▶ **Exercise prompt**: Output only the lines below from the one containing "3 consecutive elements?" to the one containing "Window size: 5", exactly as written, both ends kept.

⁂

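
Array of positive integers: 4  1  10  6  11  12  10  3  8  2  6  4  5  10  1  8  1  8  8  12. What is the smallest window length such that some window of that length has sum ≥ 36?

4

Extend right; whenever the sum reaches 36, record the length and shrink from the left:
add 4: running sum 4 < 36
add 1: running sum 5 < 36
add 10: running sum 15 < 36
add 6: running sum 21 < 36
add 11: running sum 32 < 36
end 5: [10, 6, 11, 12] sum 39, len 4
end 6: [6, 11, 12, 10] sum 39, len 4
end 7: [11, 12, 10, 3] sum 36, len 4
end 8: [11, 12, 10, 3, 8] sum 44, len 5
end 9: [11, 12, 10, 3, 8, 2] sum 46, len 6
end 10: [12, 10, 3, 8, 2, 6] sum 41, len 6
end 11: [12, 10, 3, 8, 2, 6, 4] sum 45, len 7
end 12: [10, 3, 8, 2, 6, 4, 5] sum 38, len 7
end 13: [3, 8, 2, 6, 4, 5, 10] sum 38, len 7
end 14: [8, 2, 6, 4, 5, 10, 1] sum 36, len 7
end 15: [2, 6, 4, 5, 10, 1, 8] sum 36, len 7
end 16: [2, 6, 4, 5, 10, 1, 8, 1] sum 37, len 8
end 17: [4, 5, 10, 1, 8, 1, 8] sum 37, len 7
end 18: [10, 1, 8, 1, 8, 8] sum 36, len 6
end 19: [8, 1, 8, 8, 12] sum 37, len 5
Shortest qualifying length: 4.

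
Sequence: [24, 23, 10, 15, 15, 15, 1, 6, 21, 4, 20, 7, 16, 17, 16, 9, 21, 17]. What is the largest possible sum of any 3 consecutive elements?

Window sums for each of the 16 positions:
24 23 10 → sum 57
23 10 15 → sum 48
10 15 15 → sum 40
15 15 15 → sum 45
15 15 1 → sum 31
15 1 6 → sum 22
1 6 21 → sum 28
6 21 4 → sum 31
21 4 20 → sum 45
4 20 7 → sum 31
20 7 16 → sum 43
7 16 17 → sum 40
16 17 16 → sum 49
17 16 9 → sum 42
16 9 21 → sum 46
9 21 17 → sum 47
Largest of these is 57.

57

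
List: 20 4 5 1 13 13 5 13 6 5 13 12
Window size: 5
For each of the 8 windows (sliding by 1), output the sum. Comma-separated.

43, 36, 37, 45, 50, 42, 42, 49

[20, 4, 5, 1, 13] → sum 43
[4, 5, 1, 13, 13] → sum 36
[5, 1, 13, 13, 5] → sum 37
[1, 13, 13, 5, 13] → sum 45
[13, 13, 5, 13, 6] → sum 50
[13, 5, 13, 6, 5] → sum 42
[5, 13, 6, 5, 13] → sum 42
[13, 6, 5, 13, 12] → sum 49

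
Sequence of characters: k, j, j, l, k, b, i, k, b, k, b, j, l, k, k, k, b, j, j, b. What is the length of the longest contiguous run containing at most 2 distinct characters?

[k] 1 distinct, len 1
[k, j] 2 distinct, len 2
[k, j, j] 2 distinct, len 3
[j, j, l] 2 distinct, len 3
[l, k] 2 distinct, len 2
[k, b] 2 distinct, len 2
[b, i] 2 distinct, len 2
[i, k] 2 distinct, len 2
[k, b] 2 distinct, len 2
[k, b, k] 2 distinct, len 3
[k, b, k, b] 2 distinct, len 4
[b, j] 2 distinct, len 2
[j, l] 2 distinct, len 2
[l, k] 2 distinct, len 2
[l, k, k] 2 distinct, len 3
[l, k, k, k] 2 distinct, len 4
[k, k, k, b] 2 distinct, len 4
[b, j] 2 distinct, len 2
[b, j, j] 2 distinct, len 3
[b, j, j, b] 2 distinct, len 4
Longest length with ≤2 distinct: 4.

4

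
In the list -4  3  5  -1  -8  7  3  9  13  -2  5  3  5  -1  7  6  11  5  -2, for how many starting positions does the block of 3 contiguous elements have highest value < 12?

(-4, 3, 5) → max 5  < 12 ✓
(3, 5, -1) → max 5  < 12 ✓
(5, -1, -8) → max 5  < 12 ✓
(-1, -8, 7) → max 7  < 12 ✓
(-8, 7, 3) → max 7  < 12 ✓
(7, 3, 9) → max 9  < 12 ✓
(3, 9, 13) → max 13
(9, 13, -2) → max 13
(13, -2, 5) → max 13
(-2, 5, 3) → max 5  < 12 ✓
(5, 3, 5) → max 5  < 12 ✓
(3, 5, -1) → max 5  < 12 ✓
(5, -1, 7) → max 7  < 12 ✓
(-1, 7, 6) → max 7  < 12 ✓
(7, 6, 11) → max 11  < 12 ✓
(6, 11, 5) → max 11  < 12 ✓
(11, 5, -2) → max 11  < 12 ✓
14 windows satisfy the condition.

14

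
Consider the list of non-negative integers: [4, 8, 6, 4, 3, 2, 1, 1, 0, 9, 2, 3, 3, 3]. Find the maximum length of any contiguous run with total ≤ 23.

→ 4: sum 4, len 1
→ 8: sum 12, len 2
→ 6: sum 18, len 3
→ 4: sum 22, len 4
→ 3 (dropped 4): sum 21, len 4
→ 2: sum 23, len 5
→ 1 (dropped 8): sum 16, len 5
→ 1: sum 17, len 6
→ 0: sum 17, len 7
→ 9 (dropped 6): sum 20, len 7
→ 2: sum 22, len 8
→ 3 (dropped 4): sum 21, len 8
→ 3 (dropped 3): sum 21, len 8
→ 3 (dropped 2): sum 22, len 8
Longest length seen: 8.

8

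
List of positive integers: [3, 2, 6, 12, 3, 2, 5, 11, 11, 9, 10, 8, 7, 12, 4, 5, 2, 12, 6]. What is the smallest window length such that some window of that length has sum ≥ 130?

19

add 3: running sum 3 < 130
add 2: running sum 5 < 130
add 6: running sum 11 < 130
add 12: running sum 23 < 130
add 3: running sum 26 < 130
add 2: running sum 28 < 130
add 5: running sum 33 < 130
add 11: running sum 44 < 130
add 11: running sum 55 < 130
add 9: running sum 64 < 130
add 10: running sum 74 < 130
add 8: running sum 82 < 130
add 7: running sum 89 < 130
add 12: running sum 101 < 130
add 4: running sum 105 < 130
add 5: running sum 110 < 130
add 2: running sum 112 < 130
add 12: running sum 124 < 130
end 18: [3, 2, 6, 12, 3, 2, 5, 11, 11, 9, 10, 8, 7, 12, 4, 5, 2, 12, 6] sum 130, len 19
Shortest qualifying length: 19.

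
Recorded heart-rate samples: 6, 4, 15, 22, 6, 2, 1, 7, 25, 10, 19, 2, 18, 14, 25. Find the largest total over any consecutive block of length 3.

57

Each size-3 window and its sum:
6 4 15 → sum 25
4 15 22 → sum 41
15 22 6 → sum 43
22 6 2 → sum 30
6 2 1 → sum 9
2 1 7 → sum 10
1 7 25 → sum 33
7 25 10 → sum 42
25 10 19 → sum 54
10 19 2 → sum 31
19 2 18 → sum 39
2 18 14 → sum 34
18 14 25 → sum 57
Largest of these is 57.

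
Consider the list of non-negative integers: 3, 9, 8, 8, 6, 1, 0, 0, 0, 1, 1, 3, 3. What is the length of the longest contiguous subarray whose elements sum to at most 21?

9

[3] sum 3 len 1
[3, 9] sum 12 len 2
[3, 9, 8] sum 20 len 3
[8, 8] sum 16 len 2
[8, 6] sum 14 len 2
[8, 6, 1] sum 15 len 3
[8, 6, 1, 0] sum 15 len 4
[8, 6, 1, 0, 0] sum 15 len 5
[8, 6, 1, 0, 0, 0] sum 15 len 6
[8, 6, 1, 0, 0, 0, 1] sum 16 len 7
[8, 6, 1, 0, 0, 0, 1, 1] sum 17 len 8
[8, 6, 1, 0, 0, 0, 1, 1, 3] sum 20 len 9
[6, 1, 0, 0, 0, 1, 1, 3, 3] sum 15 len 9
Longest length seen: 9.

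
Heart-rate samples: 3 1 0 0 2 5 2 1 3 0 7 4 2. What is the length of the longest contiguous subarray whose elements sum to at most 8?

→ 3: sum 3, len 1
→ 1: sum 4, len 2
→ 0: sum 4, len 3
→ 0: sum 4, len 4
→ 2: sum 6, len 5
→ 5 (dropped 3): sum 8, len 5
→ 2 (dropped 1, 0, 0, 2): sum 7, len 2
→ 1: sum 8, len 3
→ 3 (dropped 5): sum 6, len 3
→ 0: sum 6, len 4
→ 7 (dropped 2, 1, 3): sum 7, len 2
→ 4 (dropped 0, 7): sum 4, len 1
→ 2: sum 6, len 2
Longest length seen: 5.

5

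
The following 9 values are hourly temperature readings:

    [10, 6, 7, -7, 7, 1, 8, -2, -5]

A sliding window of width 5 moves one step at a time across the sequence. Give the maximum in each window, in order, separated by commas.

10, 7, 8, 8, 8

Sliding a size-5 window across the 9 values:
[10, 6, 7, -7, 7] → max 10
[6, 7, -7, 7, 1] → max 7
[7, -7, 7, 1, 8] → max 8
[-7, 7, 1, 8, -2] → max 8
[7, 1, 8, -2, -5] → max 8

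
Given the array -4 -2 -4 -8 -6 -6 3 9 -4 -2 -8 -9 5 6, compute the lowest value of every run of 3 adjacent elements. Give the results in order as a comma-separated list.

[-4, -2, -4] → min -4
[-2, -4, -8] → min -8
[-4, -8, -6] → min -8
[-8, -6, -6] → min -8
[-6, -6, 3] → min -6
[-6, 3, 9] → min -6
[3, 9, -4] → min -4
[9, -4, -2] → min -4
[-4, -2, -8] → min -8
[-2, -8, -9] → min -9
[-8, -9, 5] → min -9
[-9, 5, 6] → min -9

-4, -8, -8, -8, -6, -6, -4, -4, -8, -9, -9, -9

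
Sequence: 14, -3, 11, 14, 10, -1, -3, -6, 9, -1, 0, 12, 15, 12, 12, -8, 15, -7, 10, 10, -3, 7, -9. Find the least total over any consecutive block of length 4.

14 -3 11 14 → sum 36
-3 11 14 10 → sum 32
11 14 10 -1 → sum 34
14 10 -1 -3 → sum 20
10 -1 -3 -6 → sum 0
-1 -3 -6 9 → sum -1
-3 -6 9 -1 → sum -1
-6 9 -1 0 → sum 2
9 -1 0 12 → sum 20
-1 0 12 15 → sum 26
0 12 15 12 → sum 39
12 15 12 12 → sum 51
15 12 12 -8 → sum 31
12 12 -8 15 → sum 31
12 -8 15 -7 → sum 12
-8 15 -7 10 → sum 10
15 -7 10 10 → sum 28
-7 10 10 -3 → sum 10
10 10 -3 7 → sum 24
10 -3 7 -9 → sum 5
Least of these is -1.

-1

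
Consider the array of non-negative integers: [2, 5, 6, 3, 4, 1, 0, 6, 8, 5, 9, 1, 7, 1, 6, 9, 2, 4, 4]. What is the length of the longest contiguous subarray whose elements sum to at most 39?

[2] sum 2 len 1
[2, 5] sum 7 len 2
[2, 5, 6] sum 13 len 3
[2, 5, 6, 3] sum 16 len 4
[2, 5, 6, 3, 4] sum 20 len 5
[2, 5, 6, 3, 4, 1] sum 21 len 6
[2, 5, 6, 3, 4, 1, 0] sum 21 len 7
[2, 5, 6, 3, 4, 1, 0, 6] sum 27 len 8
[2, 5, 6, 3, 4, 1, 0, 6, 8] sum 35 len 9
[5, 6, 3, 4, 1, 0, 6, 8, 5] sum 38 len 9
[3, 4, 1, 0, 6, 8, 5, 9] sum 36 len 8
[3, 4, 1, 0, 6, 8, 5, 9, 1] sum 37 len 9
[1, 0, 6, 8, 5, 9, 1, 7] sum 37 len 8
[1, 0, 6, 8, 5, 9, 1, 7, 1] sum 38 len 9
[8, 5, 9, 1, 7, 1, 6] sum 37 len 7
[5, 9, 1, 7, 1, 6, 9] sum 38 len 7
[9, 1, 7, 1, 6, 9, 2] sum 35 len 7
[9, 1, 7, 1, 6, 9, 2, 4] sum 39 len 8
[1, 7, 1, 6, 9, 2, 4, 4] sum 34 len 8
Longest length seen: 9.

9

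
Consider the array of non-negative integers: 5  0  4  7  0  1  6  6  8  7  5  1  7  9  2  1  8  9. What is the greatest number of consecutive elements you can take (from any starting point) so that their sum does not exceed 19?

6

Extend to the right; shrink from the left whenever the sum exceeds 19:
[5] sum 5 len 1
[5, 0] sum 5 len 2
[5, 0, 4] sum 9 len 3
[5, 0, 4, 7] sum 16 len 4
[5, 0, 4, 7, 0] sum 16 len 5
[5, 0, 4, 7, 0, 1] sum 17 len 6
[0, 4, 7, 0, 1, 6] sum 18 len 6
[0, 1, 6, 6] sum 13 len 4
[6, 8] sum 14 len 2
[8, 7] sum 15 len 2
[7, 5] sum 12 len 2
[7, 5, 1] sum 13 len 3
[5, 1, 7] sum 13 len 3
[1, 7, 9] sum 17 len 3
[1, 7, 9, 2] sum 19 len 4
[7, 9, 2, 1] sum 19 len 4
[2, 1, 8] sum 11 len 3
[1, 8, 9] sum 18 len 3
Longest length seen: 6.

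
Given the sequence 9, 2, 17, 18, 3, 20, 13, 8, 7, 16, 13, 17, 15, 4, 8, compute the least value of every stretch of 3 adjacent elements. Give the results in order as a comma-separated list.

2, 2, 3, 3, 3, 8, 7, 7, 7, 13, 13, 4, 4

(9, 2, 17) → min 2
(2, 17, 18) → min 2
(17, 18, 3) → min 3
(18, 3, 20) → min 3
(3, 20, 13) → min 3
(20, 13, 8) → min 8
(13, 8, 7) → min 7
(8, 7, 16) → min 7
(7, 16, 13) → min 7
(16, 13, 17) → min 13
(13, 17, 15) → min 13
(17, 15, 4) → min 4
(15, 4, 8) → min 4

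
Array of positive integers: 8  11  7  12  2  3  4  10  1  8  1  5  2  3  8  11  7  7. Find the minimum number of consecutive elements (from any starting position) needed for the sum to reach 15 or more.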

⁂

▶ **Result**:
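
Sequence: [24, 23, 10, 15, 15, 15, 1, 6, 21, 4, 20, 7, 16, 17, 16, 9, 21, 17]. What is the largest possible sum of any 3 consecutive elements?

Window sums for each of the 16 positions:
24 23 10 → sum 57
23 10 15 → sum 48
10 15 15 → sum 40
15 15 15 → sum 45
15 15 1 → sum 31
15 1 6 → sum 22
1 6 21 → sum 28
6 21 4 → sum 31
21 4 20 → sum 45
4 20 7 → sum 31
20 7 16 → sum 43
7 16 17 → sum 40
16 17 16 → sum 49
17 16 9 → sum 42
16 9 21 → sum 46
9 21 17 → sum 47
Largest of these is 57.

57

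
List: 20 4 5 1 13 13 5 13 6 5 13 12
Window size: 5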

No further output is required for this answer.